=== AIM OF THE TASK ===
This exercise calls for printing every record exactly once more.

=== Begin Enclosure ===

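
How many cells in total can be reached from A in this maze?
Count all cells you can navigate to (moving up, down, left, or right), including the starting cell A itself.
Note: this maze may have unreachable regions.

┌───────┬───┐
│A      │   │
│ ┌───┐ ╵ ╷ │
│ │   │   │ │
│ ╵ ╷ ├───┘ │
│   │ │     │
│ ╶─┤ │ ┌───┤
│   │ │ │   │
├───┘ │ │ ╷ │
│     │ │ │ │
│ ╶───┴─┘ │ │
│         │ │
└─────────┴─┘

Using BFS/flood-fill to find all reachable cells from A:
Maze size: 6 × 6 = 36 total cells
All cells are reachable — the maze is fully connected.
Reachable cells: 36

Reachable region (· marks reachable cells):

┌───────┬───┐
│A · · ·│· ·│
│ ┌───┐ ╵ ╷ │
│·│· ·│· ·│·│
│ ╵ ╷ ├───┘ │
│· ·│·│· · ·│
│ ╶─┤ │ ┌───┤
│· ·│·│·│· ·│
├───┘ │ │ ╷ │
│· · ·│·│·│·│
│ ╶───┴─┘ │ │
│· · · · ·│·│
└─────────┴─┘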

=== End Enclosure ===

=== RESULT ===
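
How many cells in total can be reached from A in this maze?
Count all cells you can navigate to (moving up, down, left, or right), including the starting cell A itself.
Note: this maze may have unreachable regions.

┌───────┬───┐
│A      │   │
│ ┌───┐ ╵ ╷ │
│ │   │   │ │
│ ╵ ╷ ├───┘ │
│   │ │     │
│ ╶─┤ │ ┌───┤
│   │ │ │   │
├───┘ │ │ ╷ │
│     │ │ │ │
│ ╶───┴─┘ │ │
│         │ │
└─────────┴─┘

Using BFS/flood-fill to find all reachable cells from A:
Maze size: 6 × 6 = 36 total cells
All cells are reachable — the maze is fully connected.
Reachable cells: 36

Reachable region (· marks reachable cells):

┌───────┬───┐
│A · · ·│· ·│
│ ┌───┐ ╵ ╷ │
│·│· ·│· ·│·│
│ ╵ ╷ ├───┘ │
│· ·│·│· · ·│
│ ╶─┤ │ ┌───┤
│· ·│·│·│· ·│
├───┘ │ │ ╷ │
│· · ·│·│·│·│
│ ╶───┴─┘ │ │
│· · · · ·│·│
└─────────┴─┘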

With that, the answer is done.